**To do:** Give back the full listing that follows exactly as it reads.

**Source records:**

------------

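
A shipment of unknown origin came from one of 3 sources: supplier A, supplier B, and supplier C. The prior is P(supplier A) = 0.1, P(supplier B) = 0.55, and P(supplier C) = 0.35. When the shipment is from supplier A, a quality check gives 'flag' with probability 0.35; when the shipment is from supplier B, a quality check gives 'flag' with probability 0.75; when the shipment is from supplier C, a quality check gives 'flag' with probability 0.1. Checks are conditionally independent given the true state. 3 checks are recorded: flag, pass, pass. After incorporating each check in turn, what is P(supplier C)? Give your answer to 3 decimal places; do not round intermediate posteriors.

After 'flag': normaliser = 0.35·0.1000 + 0.75·0.5500 + 0.1·0.3500; P(supplier A) ≈ 0.0725, P(supplier B) ≈ 0.8549, P(supplier C) ≈ 0.0725
After 'pass': normaliser = 0.65·0.0725 + 0.25·0.8549 + 0.9·0.0725; P(supplier A) ≈ 0.1446, P(supplier B) ≈ 0.6553, P(supplier C) ≈ 0.2002
After 'pass': normaliser = 0.65·0.1446 + 0.25·0.6553 + 0.9·0.2002; P(supplier A) ≈ 0.2146, P(supplier B) ≈ 0.3741, P(supplier C) ≈ 0.4114

0.411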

------------

**Result of the task:**
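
A shipment of unknown origin came from one of 3 sources: supplier A, supplier B, and supplier C. The prior is P(supplier A) = 0.1, P(supplier B) = 0.55, and P(supplier C) = 0.35. When the shipment is from supplier A, a quality check gives 'flag' with probability 0.35; when the shipment is from supplier B, a quality check gives 'flag' with probability 0.75; when the shipment is from supplier C, a quality check gives 'flag' with probability 0.1. Checks are conditionally independent given the true state. 3 checks are recorded: flag, pass, pass. After incorporating each check in turn, what is P(supplier C)? Give your answer to 3 decimal places; do not round intermediate posteriors.

After 'flag': normaliser = 0.35·0.1000 + 0.75·0.5500 + 0.1·0.3500; P(supplier A) ≈ 0.0725, P(supplier B) ≈ 0.8549, P(supplier C) ≈ 0.0725
After 'pass': normaliser = 0.65·0.0725 + 0.25·0.8549 + 0.9·0.0725; P(supplier A) ≈ 0.1446, P(supplier B) ≈ 0.6553, P(supplier C) ≈ 0.2002
After 'pass': normaliser = 0.65·0.1446 + 0.25·0.6553 + 0.9·0.2002; P(supplier A) ≈ 0.2146, P(supplier B) ≈ 0.3741, P(supplier C) ≈ 0.4114

0.411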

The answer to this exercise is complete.